**Exercise details:**
Reproduce exactly, from the data that follows, the line with "J4: arrival=4, burst=9", the line with "The scheduler is", and every line that lies between them.

-*-*-

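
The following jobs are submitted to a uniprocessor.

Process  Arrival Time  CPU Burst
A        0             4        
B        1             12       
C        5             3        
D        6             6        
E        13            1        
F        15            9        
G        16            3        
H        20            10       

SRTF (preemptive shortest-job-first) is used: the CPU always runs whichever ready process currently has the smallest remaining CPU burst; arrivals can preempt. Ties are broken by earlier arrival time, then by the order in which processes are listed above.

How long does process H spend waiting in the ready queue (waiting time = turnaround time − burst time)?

7

Schedule: | A 0-4 | B 4-5 | C 5-8 | D 8-14 | E 14-15 | F 15-16 | G 16-19 | F 19-27 | H 27-37 | B 37-48 |
Completion: A=4  B=48  C=8  D=14  E=15  F=27  G=19  H=37
Waiting(H) = turnaround − burst = 17 − 10 = 7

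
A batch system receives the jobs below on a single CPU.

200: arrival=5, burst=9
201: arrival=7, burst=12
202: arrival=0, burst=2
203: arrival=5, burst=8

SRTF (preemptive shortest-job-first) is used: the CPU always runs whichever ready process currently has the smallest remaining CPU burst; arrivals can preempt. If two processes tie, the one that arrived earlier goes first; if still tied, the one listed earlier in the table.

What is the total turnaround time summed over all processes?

54

Gantt: | 202 0-2 | idle 2-5 | 203 5-13 | 200 13-22 | 201 22-34 |
Completion: 200=22  201=34  202=2  203=13
Turnaround = completion − arrival: 200=17, 201=27, 202=2, 203=8
Total turnaround = 17 + 27 + 2 + 8 = 54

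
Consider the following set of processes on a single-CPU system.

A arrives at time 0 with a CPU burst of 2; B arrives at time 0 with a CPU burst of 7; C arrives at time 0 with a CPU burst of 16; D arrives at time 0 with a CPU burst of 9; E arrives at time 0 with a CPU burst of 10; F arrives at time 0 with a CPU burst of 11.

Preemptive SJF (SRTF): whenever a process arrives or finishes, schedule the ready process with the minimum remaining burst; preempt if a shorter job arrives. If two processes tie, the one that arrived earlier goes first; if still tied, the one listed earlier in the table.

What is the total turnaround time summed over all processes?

151

Schedule: | A 0-2 | B 2-9 | D 9-18 | E 18-28 | F 28-39 | C 39-55 |
Completion: A=2  B=9  C=55  D=18  E=28  F=39
Turnaround = completion − arrival: A=2, B=9, C=55, D=18, E=28, F=39
Total turnaround = 2 + 9 + 55 + 18 + 28 + 39 = 151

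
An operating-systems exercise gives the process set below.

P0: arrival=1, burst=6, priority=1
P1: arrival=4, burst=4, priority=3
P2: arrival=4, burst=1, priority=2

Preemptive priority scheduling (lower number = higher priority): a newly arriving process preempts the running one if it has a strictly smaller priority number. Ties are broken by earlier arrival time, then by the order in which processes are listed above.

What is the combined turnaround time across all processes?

18

Timeline: | idle 0-1 | P0 1-7 | P2 7-8 | P1 8-12 |
Completion: P0=7  P1=12  P2=8
Turnaround (C−A): P0=6  P1=8  P2=4
Turnaround = completion − arrival: P0=6, P1=8, P2=4
Total turnaround = 6 + 8 + 4 = 18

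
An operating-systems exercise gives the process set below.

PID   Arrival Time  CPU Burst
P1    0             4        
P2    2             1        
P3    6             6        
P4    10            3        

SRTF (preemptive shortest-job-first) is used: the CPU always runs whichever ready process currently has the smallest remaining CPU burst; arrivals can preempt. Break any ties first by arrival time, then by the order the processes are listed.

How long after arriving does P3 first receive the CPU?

0

Gantt: | P1 0-2 | P2 2-3 | P1 3-5 | idle 5-6 | P3 6-12 | P4 12-15 |
Completion: P1=5  P2=3  P3=12  P4=15
Response(P3) = first start − arrival = 6 − 6 = 0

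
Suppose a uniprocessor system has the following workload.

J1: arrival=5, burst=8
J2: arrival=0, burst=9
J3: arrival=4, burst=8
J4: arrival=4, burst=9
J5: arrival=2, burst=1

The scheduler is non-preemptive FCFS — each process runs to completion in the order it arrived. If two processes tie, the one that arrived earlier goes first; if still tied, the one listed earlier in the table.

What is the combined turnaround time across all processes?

84

Gantt: | J2 0-9 | J5 9-10 | J3 10-18 | J4 18-27 | J1 27-35 |
Completion: J1=35  J2=9  J3=18  J4=27  J5=10
Turnaround = completion − arrival: J1=30, J2=9, J3=14, J4=23, J5=8
Total turnaround = 30 + 9 + 14 + 23 + 8 = 84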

-*-*-

**Solution to this problem:**
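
J4: arrival=4, burst=9
J5: arrival=2, burst=1

The scheduler is non-preemptive FCFS — each process runs to completion in the order it arrived. If two processes tie, the one that arrived earlier goes first; if still tied, the one listed earlier in the table.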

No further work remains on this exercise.